> [PROBLEM REQUIREMENTS]:
Each line from the one that has "A nucleus with A = 222, Z" through the end of the entries below must be written out exactly; leave out all other lines.

> [Saved entries]:
BEGIN

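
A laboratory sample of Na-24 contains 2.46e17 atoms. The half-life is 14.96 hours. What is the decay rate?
A = λN = 1.14e16 decays/hour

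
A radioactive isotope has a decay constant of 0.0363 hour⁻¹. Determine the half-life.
t½ = ln(2)/λ = 19.09 hours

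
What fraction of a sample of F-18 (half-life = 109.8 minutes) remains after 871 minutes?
N/N₀ = (1/2)^(t/t½) = 0.004093 = 0.409%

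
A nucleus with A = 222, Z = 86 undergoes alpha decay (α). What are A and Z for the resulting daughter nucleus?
Daughter: A = 218, Z = 84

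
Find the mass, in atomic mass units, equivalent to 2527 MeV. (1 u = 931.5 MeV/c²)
m = E/c² = 2.713 u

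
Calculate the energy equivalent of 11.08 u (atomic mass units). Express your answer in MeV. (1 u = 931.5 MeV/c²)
E = mc² = 10320 MeV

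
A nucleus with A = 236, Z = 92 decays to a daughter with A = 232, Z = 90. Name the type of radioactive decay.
ΔA = -4, ΔZ = -2 ⇒ alpha decay (α)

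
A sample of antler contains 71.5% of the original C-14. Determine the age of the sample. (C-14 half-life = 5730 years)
Age = t½ × log₂(1/ratio) = 2773 years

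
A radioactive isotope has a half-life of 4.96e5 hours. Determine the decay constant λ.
λ = ln(2)/t½ = 1.397e-6 hour⁻¹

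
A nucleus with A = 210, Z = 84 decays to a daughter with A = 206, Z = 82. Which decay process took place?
ΔA = -4, ΔZ = -2 ⇒ alpha decay (α)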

END

> [OUTPUT]:
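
A nucleus with A = 222, Z = 86 undergoes alpha decay (α). What are A and Z for the resulting daughter nucleus?
Daughter: A = 218, Z = 84

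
Find the mass, in atomic mass units, equivalent to 2527 MeV. (1 u = 931.5 MeV/c²)
m = E/c² = 2.713 u

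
Calculate the energy equivalent of 11.08 u (atomic mass units). Express your answer in MeV. (1 u = 931.5 MeV/c²)
E = mc² = 10320 MeV

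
A nucleus with A = 236, Z = 92 decays to a daughter with A = 232, Z = 90. Name the type of radioactive decay.
ΔA = -4, ΔZ = -2 ⇒ alpha decay (α)

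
A sample of antler contains 71.5% of the original C-14. Determine the age of the sample. (C-14 half-life = 5730 years)
Age = t½ × log₂(1/ratio) = 2773 years

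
A radioactive isotope has a half-life of 4.96e5 hours. Determine the decay constant λ.
λ = ln(2)/t½ = 1.397e-6 hour⁻¹

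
A nucleus with A = 210, Z = 84 decays to a daughter with A = 206, Z = 82. Which decay process took place?
ΔA = -4, ΔZ = -2 ⇒ alpha decay (α)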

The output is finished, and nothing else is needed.